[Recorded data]
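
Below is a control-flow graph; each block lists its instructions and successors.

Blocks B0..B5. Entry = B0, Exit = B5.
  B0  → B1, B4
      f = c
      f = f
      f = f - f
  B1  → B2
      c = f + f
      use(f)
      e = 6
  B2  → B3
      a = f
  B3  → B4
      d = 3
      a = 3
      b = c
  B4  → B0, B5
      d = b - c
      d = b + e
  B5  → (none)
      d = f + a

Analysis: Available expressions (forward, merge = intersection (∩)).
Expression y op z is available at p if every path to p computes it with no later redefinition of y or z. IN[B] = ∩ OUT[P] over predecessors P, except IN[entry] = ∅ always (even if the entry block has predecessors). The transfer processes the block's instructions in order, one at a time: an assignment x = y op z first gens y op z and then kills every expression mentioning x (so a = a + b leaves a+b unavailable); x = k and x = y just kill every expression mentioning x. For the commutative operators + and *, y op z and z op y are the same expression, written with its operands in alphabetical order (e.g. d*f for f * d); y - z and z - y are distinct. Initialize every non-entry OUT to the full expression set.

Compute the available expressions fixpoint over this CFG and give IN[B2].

Per-block solution:
  B0:   IN={}   OUT={}
  B1:   IN={}   OUT={f+f}
  B2:   IN={f+f}   OUT={f+f}
  B3:   IN={f+f}   OUT={f+f}
  B4:   IN={}   OUT={b+e, b-c}
  B5:   IN={b+e, b-c}   OUT={a+f, b+e, b-c}

Merge at B2: IN[B2] = OUT[B1] = {f+f}

Answer: {f+f}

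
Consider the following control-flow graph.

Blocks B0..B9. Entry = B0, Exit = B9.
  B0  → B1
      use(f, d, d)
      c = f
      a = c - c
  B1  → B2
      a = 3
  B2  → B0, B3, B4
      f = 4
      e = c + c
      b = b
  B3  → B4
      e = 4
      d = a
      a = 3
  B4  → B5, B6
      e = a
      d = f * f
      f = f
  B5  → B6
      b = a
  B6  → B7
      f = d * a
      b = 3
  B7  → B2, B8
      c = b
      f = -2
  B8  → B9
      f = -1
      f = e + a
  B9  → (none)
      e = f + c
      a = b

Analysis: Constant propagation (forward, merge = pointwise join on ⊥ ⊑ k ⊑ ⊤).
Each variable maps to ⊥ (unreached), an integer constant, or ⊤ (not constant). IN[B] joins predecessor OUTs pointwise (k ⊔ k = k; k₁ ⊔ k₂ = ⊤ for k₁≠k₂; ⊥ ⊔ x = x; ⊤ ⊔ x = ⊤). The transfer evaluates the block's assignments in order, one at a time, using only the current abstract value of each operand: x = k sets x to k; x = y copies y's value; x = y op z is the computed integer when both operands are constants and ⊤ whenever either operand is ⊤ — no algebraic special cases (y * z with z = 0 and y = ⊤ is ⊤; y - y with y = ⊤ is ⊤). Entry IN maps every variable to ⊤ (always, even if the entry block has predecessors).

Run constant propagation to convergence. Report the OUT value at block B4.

Answer: {a: 3, b: ⊤, c: ⊤, d: 16, e: 3, f: 4}

Derivation:
Fixpoint table:
  B0:  IN=(all ⊤)  OUT=(all ⊤)
  B1:  IN=(all ⊤)  OUT={a:3; rest ⊤}
  B2:  IN={a:3; rest ⊤}  OUT={a:3, f:4; rest ⊤}
  B3:  IN={a:3, f:4; rest ⊤}  OUT={a:3, d:3, e:4, f:4; rest ⊤}
  B4:  IN={a:3, f:4; rest ⊤}  OUT={a:3, d:16, e:3, f:4; rest ⊤}
  B5:  IN={a:3, d:16, e:3, f:4; rest ⊤}  OUT={a:3, b:3, d:16, e:3, f:4; rest ⊤}
  B6:  IN={a:3, d:16, e:3, f:4; rest ⊤}  OUT={a:3, b:3, d:16, e:3, f:48; rest ⊤}
  B7:  IN={a:3, b:3, d:16, e:3, f:48; rest ⊤}  OUT={a:3, b:3, c:3, d:16, e:3, f:-2; rest ⊤}
  B8:  IN={a:3, b:3, c:3, d:16, e:3, f:-2; rest ⊤}  OUT={a:3, b:3, c:3, d:16, e:3, f:6; rest ⊤}
  B9:  IN={a:3, b:3, c:3, d:16, e:3, f:6; rest ⊤}  OUT={a:3, b:3, c:3, d:16, e:9, f:6; rest ⊤}

Merge at B4: IN[B4] = OUT[B2] ⊔ OUT[B3] = {a: 3, b: ⊤, c: ⊤, d: ⊤, e: ⊤, f: 4}
Applying B4's transfer function to that IN value gives OUT[B4] (row B4 above).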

WHAT IS REQUIRED:
Extract every line above containing the word "flow".

RESPONSE TO THIS EXERCISE:
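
Below is a control-flow graph; each block lists its instructions and successors.
Consider the following control-flow graph.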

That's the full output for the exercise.